(Saved data entries)

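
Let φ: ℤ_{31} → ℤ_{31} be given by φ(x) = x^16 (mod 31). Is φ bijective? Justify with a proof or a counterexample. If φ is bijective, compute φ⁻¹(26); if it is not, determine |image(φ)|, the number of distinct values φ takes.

φ(15): Repeated squaring mod 31: 15^1 ≡ 15, 15^2 ≡ 15² = 225 ≡ 8, 15^4 ≡ 8² = 64 ≡ 2, 15^8 ≡ 2² = 4, 15^16 ≡ 4² = 16. So 15^16 ≡ 16 (mod 31).
φ(16): Repeated squaring mod 31: 16^1 ≡ 16, 16^2 ≡ 16² = 256 ≡ 8, 16^4 ≡ 8² = 64 ≡ 2, 16^8 ≡ 2² = 4, 16^16 ≡ 4² = 16. So 16^16 ≡ 16 (mod 31).
So φ(15) = φ(16) = 16 while 15 ≠ 16, hence φ is not injective, hence not bijective.
Since φ is not bijective, we determine |image(φ)|. Computing x^16 mod 31 for each x (by repeated squaring, reducing mod 31 at every step), the values φ(0), φ(1), …, φ(30) are: 0, 1, 2, 28, 4, 5, 25, 7, 8, 9, 10, 20, 19, 18, 14, 16, 16, 14, 18, 19, 20, 10, 9, 8, 7, 25, 5, 4, 28, 2, 1.
The distinct values are {0, 1, 2, 4, 5, 7, 8, 9, 10, 14, 16, 18, 19, 20, 25, 28}; there are 16 of them.

16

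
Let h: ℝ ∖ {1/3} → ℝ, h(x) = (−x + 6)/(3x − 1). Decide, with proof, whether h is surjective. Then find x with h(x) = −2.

-4/5

If h(x) = −1/3, cross-multiplying gives 3(−x + 6) = −1(3x − 1), which simplifies to 18 = 1 — false.  So −1/3 has no preimage and h is not surjective.
Solving h(x) = −2: cross-multiplying gives −x + 6 = −2(3x − 1), which rearranges to 5x = −4, so x = −4/5.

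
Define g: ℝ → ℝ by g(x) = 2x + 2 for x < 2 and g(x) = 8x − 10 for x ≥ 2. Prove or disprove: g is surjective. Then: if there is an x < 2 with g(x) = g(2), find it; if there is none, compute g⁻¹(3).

1/2

Both pieces are strictly increasing (slopes 2 and 8), so each is injective on its own interval.
The left piece maps (−∞, 2) onto (−∞, 6); the right piece maps [2, ∞) onto [6, ∞).
These images together cover ℝ, so g is surjective.
Because the two images are disjoint, no x < 2 has g(x) = g(2), so we compute g⁻¹(3): 3 lies in (−∞, 6), so solve 2x + 2 = 3: x = (3 − 2)/2 = 1/2.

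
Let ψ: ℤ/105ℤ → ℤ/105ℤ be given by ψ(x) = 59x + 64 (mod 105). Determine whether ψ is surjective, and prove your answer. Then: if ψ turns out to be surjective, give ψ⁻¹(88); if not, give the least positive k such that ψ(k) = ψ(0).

By definition, ψ is surjective if every y in the codomain equals ψ(x) for some x in the domain.
Since gcd(59, 105) = 1, 59 is invertible modulo 105. Euclid's algorithm: 105 = 1·59 + 46, 59 = 1·46 + 13, 46 = 3·13 + 7, 13 = 1·7 + 6, 7 = 1·6 + 1; back-substituting gives 1 = 89·59 − 50·105, so 59⁻¹ ≡ 89 (mod 105).
For any y ∈ ℤ/105ℤ, x = 89(y − 64) mod 105 satisfies ψ(x) = 59·89(y − 64) + 64 ≡ y (since 59·89 ≡ 1 mod 105). So every y has a preimage.
Thus ψ is surjective.
Since ψ is surjective, we find ψ⁻¹(88): we need 59x ≡ 88 − 64 ≡ 24 (mod 105). Using 59⁻¹ = 89: x ≡ 89·24 = 2136 = 20·105 + 36, so x = 36.
Check: ψ(36) = 59·36 + 64 = 2188 = 20·105 + 88 ≡ 88 (mod 105).

36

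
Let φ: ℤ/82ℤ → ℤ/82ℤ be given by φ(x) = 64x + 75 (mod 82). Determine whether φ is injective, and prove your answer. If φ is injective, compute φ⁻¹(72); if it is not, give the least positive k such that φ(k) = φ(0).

41

We have gcd(64, 82) = 2 > 1. Taking u = 0 and v = 41: φ(0) = 75 and φ(41) = 64·41 + 75 = 2699 ≡ 75 (mod 82).
So φ(0) = φ(41) while 0 ≠ 41, hence φ is not injective.
Since φ is not injective, we find the least positive k with φ(k) = φ(0): this means 64k ≡ 0 (mod 82), i.e. 82 ∣ 64k. Since gcd(64, 82) = 2, dividing through by 2 this holds exactly when 41 ∣ 32k, and as gcd(32, 41) = 1, exactly when 41 ∣ k.
The smallest positive such k is 41.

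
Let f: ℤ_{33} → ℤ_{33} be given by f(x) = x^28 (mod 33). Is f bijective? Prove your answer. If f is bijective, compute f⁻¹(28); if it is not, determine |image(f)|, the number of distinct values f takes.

f(4): Repeated squaring mod 33: 4^1 ≡ 4, 4^2 ≡ 4² = 16, 4^4 ≡ 16² = 256 ≡ 25, 4^8 ≡ 25² = 625 ≡ 31, 4^16 ≡ 31² = 961 ≡ 4. Since 28 = 16 + 8 + 4, 4^28 ≡ 4·31·25: 4·31 = 124 ≡ 25, then 25·25 = 625 ≡ 31. So 4^28 ≡ 31 (mod 33).
f(7): Repeated squaring mod 33: 7^1 ≡ 7, 7^2 ≡ 7² = 49 ≡ 16, 7^4 ≡ 16² = 256 ≡ 25, 7^8 ≡ 25² = 625 ≡ 31, 7^16 ≡ 31² = 961 ≡ 4. Since 28 = 16 + 8 + 4, 7^28 ≡ 4·31·25: 4·31 = 124 ≡ 25, then 25·25 = 625 ≡ 31. So 7^28 ≡ 31 (mod 33).
So f(4) = f(7) = 31 while 4 ≠ 7, so f is not injective, hence not bijective.
Since f is not bijective, we determine |image(f)|. Computing x^28 mod 33 for each x (by repeated squaring, reducing mod 33 at every step), the values f(0), f(1), …, f(32) are: 0, 1, 25, 27, 31, 4, 15, 31, 16, 3, 1, 22, 12, 25, 16, 9, 4, 4, 9, 16, 25, 12, 22, 1, 3, 16, 31, 15, 4, 31, 27, 25, 1.
The distinct values are {0, 1, 3, 4, 9, 12, 15, 16, 22, 25, 27, 31}; there are 12 of them.

12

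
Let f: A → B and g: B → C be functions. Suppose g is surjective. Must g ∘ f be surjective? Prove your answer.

not surjective

No. Take A = {1}, B = C = {1, 2, 3, 4, 5, 6}, f(1) = 1, and g = identity (surjective).
Then (g ∘ f)(1) = 1, and 6 ∈ C has no preimage under g ∘ f, so g ∘ f is not surjective.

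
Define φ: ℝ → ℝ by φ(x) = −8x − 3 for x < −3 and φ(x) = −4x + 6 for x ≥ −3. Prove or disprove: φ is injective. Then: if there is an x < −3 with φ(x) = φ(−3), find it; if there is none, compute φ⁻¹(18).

-3

Both pieces are strictly decreasing (slopes −8 and −4), so each is injective on its own interval.
The left piece maps (−∞, −3) onto (21, ∞); the right piece maps [−3, ∞) onto (−∞, 18].
These images are disjoint, so no value is attained by both pieces. So φ is injective.
Because the two images are disjoint, no x < −3 has φ(x) = φ(−3), so we compute φ⁻¹(18): 18 lies in (−∞, 18], so solve −4x + 6 = 18: x = (18 − 6)/(−4) = −3.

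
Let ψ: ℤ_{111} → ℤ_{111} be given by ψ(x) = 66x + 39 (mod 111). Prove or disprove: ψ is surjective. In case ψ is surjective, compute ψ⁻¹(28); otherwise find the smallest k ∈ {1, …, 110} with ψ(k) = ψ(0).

37

Since gcd(66, 111) = 3, we have 66x ≡ 0 (mod 3) for all x, so ψ(x) ≡ 0 (mod 3).
But 1 ≢ 0 (mod 3), so 1 ∈ ℤ_{111} has no preimage. Hence ψ is not surjective.
Since ψ is not surjective, we find the least positive k with ψ(k) = ψ(0): this means 66k ≡ 0 (mod 111), i.e. 111 ∣ 66k. Since gcd(66, 111) = 3, dividing through by 3 this holds exactly when 37 ∣ 22k, and as gcd(22, 37) = 1, exactly when 37 ∣ k.
The smallest positive such k is 37.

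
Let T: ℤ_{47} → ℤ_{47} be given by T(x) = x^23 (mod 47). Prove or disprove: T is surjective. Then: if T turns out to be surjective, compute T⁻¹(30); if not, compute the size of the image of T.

3

T(1) = 1^23 = 1.
T(2): Repeated squaring mod 47: 2^1 ≡ 2, 2^2 ≡ 2² = 4, 2^4 ≡ 4² = 16, 2^8 ≡ 16² = 256 ≡ 21, 2^16 ≡ 21² = 441 ≡ 18. Since 23 = 16 + 4 + 2 + 1, 2^23 ≡ 18·16·4·2: 18·16 = 288 ≡ 6, then 6·4 = 24, then 24·2 = 48 ≡ 1. So 2^23 ≡ 1 (mod 47).
So T(1) = T(2) = 1 while 1 ≠ 2, thus T is not injective.
A non-injective map from the 47-element set ℤ_{47} to itself takes at most 46 distinct values, so it cannot be surjective. Therefore T is not surjective.
Since T is not surjective, we determine |image(T)|. Computing x^23 mod 47 for each x (by repeated squaring, reducing mod 47 at every step), the values T(0), T(1), …, T(46) are: 0, 1, 1, 1, 1, 46, 1, 1, 1, 1, 46, 46, 1, 46, 1, 46, 1, 1, 1, 46, 46, 1, 46, 46, 1, 1, 46, 1, 1, 46, 46, 46, 1, 46, 1, 46, 1, 1, 46, 46, 46, 46, 1, 46, 46, 46, 46.
The distinct values are {0, 1, 46}; there are 3 of them.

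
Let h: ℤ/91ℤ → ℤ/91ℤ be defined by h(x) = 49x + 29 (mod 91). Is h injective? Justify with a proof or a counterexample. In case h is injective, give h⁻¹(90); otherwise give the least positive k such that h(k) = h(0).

Recall: injectivity means: for all x_1, x_2 in the domain, h(x_1) = h(x_2) implies x_1 = x_2.
We have gcd(49, 91) = 7 > 1. Taking x_1 = 0 and x_2 = 13: h(0) = 29 and h(13) = 49·13 + 29 = 666 ≡ 29 (mod 91).
So h(0) = h(13) while 0 ≠ 13, hence h is not injective.
Since h is not injective, we find the least positive k with h(k) = h(0): this means 49k ≡ 0 (mod 91), i.e. 91 ∣ 49k. Since gcd(49, 91) = 7, dividing through by 7 this holds exactly when 13 ∣ 7k, and as gcd(7, 13) = 1, exactly when 13 ∣ k.
The smallest positive such k is 13.

13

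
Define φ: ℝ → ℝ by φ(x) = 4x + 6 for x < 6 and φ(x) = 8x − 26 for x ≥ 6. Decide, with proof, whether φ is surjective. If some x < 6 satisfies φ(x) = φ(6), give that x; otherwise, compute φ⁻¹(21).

Both pieces are strictly increasing (slopes 4 and 8), so each is injective on its own interval.
The left piece maps (−∞, 6) onto (−∞, 30); the right piece maps [6, ∞) onto [22, ∞).
The union (−∞, 30) ∪ [22, ∞) covers ℝ, so φ is surjective.
For the follow-up: the images overlap, so an x < 6 with φ(x) = φ(6) exists. φ(6) = 22; solving 4x + 6 = 22 for x < 6 gives x = (22 − 6)/4 = 4.

4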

WHAT TO PRODUCE: In the entries above, take the line containing "Define φ: ℝ → ℝ by φ(x) = 4x" and each later line through the last, and repeat them exactly. Output nothing else.

THE COMPLETED TASK:
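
Define φ: ℝ → ℝ by φ(x) = 4x + 6 for x < 6 and φ(x) = 8x − 26 for x ≥ 6. Decide, with proof, whether φ is surjective. If some x < 6 satisfies φ(x) = φ(6), give that x; otherwise, compute φ⁻¹(21).

Both pieces are strictly increasing (slopes 4 and 8), so each is injective on its own interval.
The left piece maps (−∞, 6) onto (−∞, 30); the right piece maps [6, ∞) onto [22, ∞).
The union (−∞, 30) ∪ [22, ∞) covers ℝ, so φ is surjective.
For the follow-up: the images overlap, so an x < 6 with φ(x) = φ(6) exists. φ(6) = 22; solving 4x + 6 = 22 for x < 6 gives x = (22 − 6)/4 = 4.

4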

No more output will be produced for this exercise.